**Task instructions:** Make an exact copy of every record that follows.

[Collection entries]

###

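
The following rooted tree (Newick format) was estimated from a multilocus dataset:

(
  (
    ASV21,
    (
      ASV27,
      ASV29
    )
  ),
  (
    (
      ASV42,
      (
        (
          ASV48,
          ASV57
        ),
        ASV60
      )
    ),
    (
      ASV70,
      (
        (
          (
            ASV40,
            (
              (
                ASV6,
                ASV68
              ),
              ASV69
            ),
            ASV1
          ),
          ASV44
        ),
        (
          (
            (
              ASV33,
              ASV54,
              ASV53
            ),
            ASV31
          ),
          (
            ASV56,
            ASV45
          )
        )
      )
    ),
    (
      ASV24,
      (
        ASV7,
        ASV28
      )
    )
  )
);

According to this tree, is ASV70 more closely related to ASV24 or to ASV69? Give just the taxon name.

The MRCA of ASV70 and ASV69 subtends (ASV70,(((ASV40,((ASV6,ASV68),ASV69),ASV1),ASV44),(((ASV33,ASV54,ASV53),ASV31),(ASV56,ASV45)))) (13 taxa).
The MRCA of ASV70 and ASV24 subtends ((ASV42,((ASV48,ASV57),ASV60)),(ASV70,(((ASV40,((ASV6,ASV68),ASV69),ASV1),ASV44),(((ASV33,ASV54,ASV53),ASV31),(ASV56,ASV45)))),(ASV24,(ASV7,ASV28))) (20 taxa).
The first is nested inside the second, so ASV70 shares a more recent common ancestor with ASV69.

ASV69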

###

**Solution below:**
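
The following rooted tree (Newick format) was estimated from a multilocus dataset:

(
  (
    ASV21,
    (
      ASV27,
      ASV29
    )
  ),
  (
    (
      ASV42,
      (
        (
          ASV48,
          ASV57
        ),
        ASV60
      )
    ),
    (
      ASV70,
      (
        (
          (
            ASV40,
            (
              (
                ASV6,
                ASV68
              ),
              ASV69
            ),
            ASV1
          ),
          ASV44
        ),
        (
          (
            (
              ASV33,
              ASV54,
              ASV53
            ),
            ASV31
          ),
          (
            ASV56,
            ASV45
          )
        )
      )
    ),
    (
      ASV24,
      (
        ASV7,
        ASV28
      )
    )
  )
);

According to this tree, is ASV70 more closely related to ASV24 or to ASV69? Give just the taxon name.

The MRCA of ASV70 and ASV69 subtends (ASV70,(((ASV40,((ASV6,ASV68),ASV69),ASV1),ASV44),(((ASV33,ASV54,ASV53),ASV31),(ASV56,ASV45)))) (13 taxa).
The MRCA of ASV70 and ASV24 subtends ((ASV42,((ASV48,ASV57),ASV60)),(ASV70,(((ASV40,((ASV6,ASV68),ASV69),ASV1),ASV44),(((ASV33,ASV54,ASV53),ASV31),(ASV56,ASV45)))),(ASV24,(ASV7,ASV28))) (20 taxa).
The first is nested inside the second, so ASV70 shares a more recent common ancestor with ASV69.

ASV69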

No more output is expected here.